All of the data below should be copied exactly as it stands.

== Segment start ==

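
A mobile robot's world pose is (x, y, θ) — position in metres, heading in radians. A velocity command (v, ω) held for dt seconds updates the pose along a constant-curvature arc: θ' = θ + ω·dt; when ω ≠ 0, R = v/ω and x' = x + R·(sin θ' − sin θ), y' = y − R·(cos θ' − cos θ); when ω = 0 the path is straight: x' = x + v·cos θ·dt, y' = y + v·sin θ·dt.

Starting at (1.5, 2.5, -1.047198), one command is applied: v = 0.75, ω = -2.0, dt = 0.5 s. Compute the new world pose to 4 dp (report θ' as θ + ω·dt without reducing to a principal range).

(1.5085, 2.1405, -2.0472)

θ' = -1.0472 + -2.0·0.5 = -2.0472
R = v/ω = 0.75/-2.0 = -0.3750
x' = 1.5 + -0.3750·(sin -2.0472 − sin -1.0472) = 1.5085
y' = 2.5 − -0.3750·(cos -2.0472 − cos -1.0472) = 2.1405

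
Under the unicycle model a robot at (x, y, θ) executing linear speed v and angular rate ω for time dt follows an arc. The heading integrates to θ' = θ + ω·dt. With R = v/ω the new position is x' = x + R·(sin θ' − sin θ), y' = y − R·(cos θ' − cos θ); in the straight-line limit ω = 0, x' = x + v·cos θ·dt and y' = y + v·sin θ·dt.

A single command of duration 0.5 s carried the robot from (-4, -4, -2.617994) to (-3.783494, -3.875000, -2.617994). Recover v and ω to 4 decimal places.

Δθ = -2.617994 − -2.617994 = 0.000000
ω = Δθ/dt = 0.000000/0.5 = 0.0000
ω = 0 → v = (Δx·cos θ + Δy·sin θ)/dt = -0.5000

v = -0.5000, ω = 0.0000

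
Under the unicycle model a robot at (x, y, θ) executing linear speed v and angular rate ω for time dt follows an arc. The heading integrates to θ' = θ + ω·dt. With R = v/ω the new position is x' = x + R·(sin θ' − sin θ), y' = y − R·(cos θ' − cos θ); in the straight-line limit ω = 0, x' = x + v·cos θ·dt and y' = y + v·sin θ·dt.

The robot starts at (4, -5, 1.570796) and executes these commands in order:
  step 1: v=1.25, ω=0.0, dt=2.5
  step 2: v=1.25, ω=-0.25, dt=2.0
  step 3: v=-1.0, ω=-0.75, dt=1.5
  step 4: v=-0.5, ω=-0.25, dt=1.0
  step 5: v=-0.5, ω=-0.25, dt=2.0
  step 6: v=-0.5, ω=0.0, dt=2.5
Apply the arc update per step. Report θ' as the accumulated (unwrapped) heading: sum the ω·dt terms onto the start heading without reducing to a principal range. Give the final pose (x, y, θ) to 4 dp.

(1.1704, 1.3400, -0.8042)

step 1: θ'=1.5708 (straight) → pose (4.0000, -1.8750, 1.5708)
step 2: θ'=1.0708 (R=-5.0000) → pose (4.6121, 0.5221, 1.0708)
step 3: θ'=-0.0542 (R=1.3333) → pose (3.3697, -0.1700, -0.0542)
step 4: θ'=-0.3042 (R=2.0000) → pose (2.8790, -0.0811, -0.3042)
step 5: θ'=-0.8042 (R=2.0000) → pose (2.0375, 0.4397, -0.8042)
step 6: θ'=-0.8042 (straight) → pose (1.1704, 1.3400, -0.8042)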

== Segment end ==

> **Exercise answer**:
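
A mobile robot's world pose is (x, y, θ) — position in metres, heading in radians. A velocity command (v, ω) held for dt seconds updates the pose along a constant-curvature arc: θ' = θ + ω·dt; when ω ≠ 0, R = v/ω and x' = x + R·(sin θ' − sin θ), y' = y − R·(cos θ' − cos θ); when ω = 0 the path is straight: x' = x + v·cos θ·dt, y' = y + v·sin θ·dt.

Starting at (1.5, 2.5, -1.047198), one command is applied: v = 0.75, ω = -2.0, dt = 0.5 s. Compute the new world pose to 4 dp (report θ' as θ + ω·dt without reducing to a principal range).

(1.5085, 2.1405, -2.0472)

θ' = -1.0472 + -2.0·0.5 = -2.0472
R = v/ω = 0.75/-2.0 = -0.3750
x' = 1.5 + -0.3750·(sin -2.0472 − sin -1.0472) = 1.5085
y' = 2.5 − -0.3750·(cos -2.0472 − cos -1.0472) = 2.1405

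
Under the unicycle model a robot at (x, y, θ) executing linear speed v and angular rate ω for time dt follows an arc. The heading integrates to θ' = θ + ω·dt. With R = v/ω the new position is x' = x + R·(sin θ' − sin θ), y' = y − R·(cos θ' − cos θ); in the straight-line limit ω = 0, x' = x + v·cos θ·dt and y' = y + v·sin θ·dt.

A single command of duration 0.5 s carried the robot from (-4, -4, -2.617994) to (-3.783494, -3.875000, -2.617994). Recover v and ω to 4 decimal places.

Δθ = -2.617994 − -2.617994 = 0.000000
ω = Δθ/dt = 0.000000/0.5 = 0.0000
ω = 0 → v = (Δx·cos θ + Δy·sin θ)/dt = -0.5000

v = -0.5000, ω = 0.0000

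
Under the unicycle model a robot at (x, y, θ) executing linear speed v and angular rate ω for time dt follows an arc. The heading integrates to θ' = θ + ω·dt. With R = v/ω the new position is x' = x + R·(sin θ' − sin θ), y' = y − R·(cos θ' − cos θ); in the straight-line limit ω = 0, x' = x + v·cos θ·dt and y' = y + v·sin θ·dt.

The robot starts at (4, -5, 1.570796) and executes these commands in order:
  step 1: v=1.25, ω=0.0, dt=2.5
  step 2: v=1.25, ω=-0.25, dt=2.0
  step 3: v=-1.0, ω=-0.75, dt=1.5
  step 4: v=-0.5, ω=-0.25, dt=1.0
  step 5: v=-0.5, ω=-0.25, dt=2.0
  step 6: v=-0.5, ω=0.0, dt=2.5
Apply the arc update per step. Report θ' as the accumulated (unwrapped) heading: sum the ω·dt terms onto the start heading without reducing to a principal range. Give the final pose (x, y, θ) to 4 dp.

(1.1704, 1.3400, -0.8042)

step 1: θ'=1.5708 (straight) → pose (4.0000, -1.8750, 1.5708)
step 2: θ'=1.0708 (R=-5.0000) → pose (4.6121, 0.5221, 1.0708)
step 3: θ'=-0.0542 (R=1.3333) → pose (3.3697, -0.1700, -0.0542)
step 4: θ'=-0.3042 (R=2.0000) → pose (2.8790, -0.0811, -0.3042)
step 5: θ'=-0.8042 (R=2.0000) → pose (2.0375, 0.4397, -0.8042)
step 6: θ'=-0.8042 (straight) → pose (1.1704, 1.3400, -0.8042)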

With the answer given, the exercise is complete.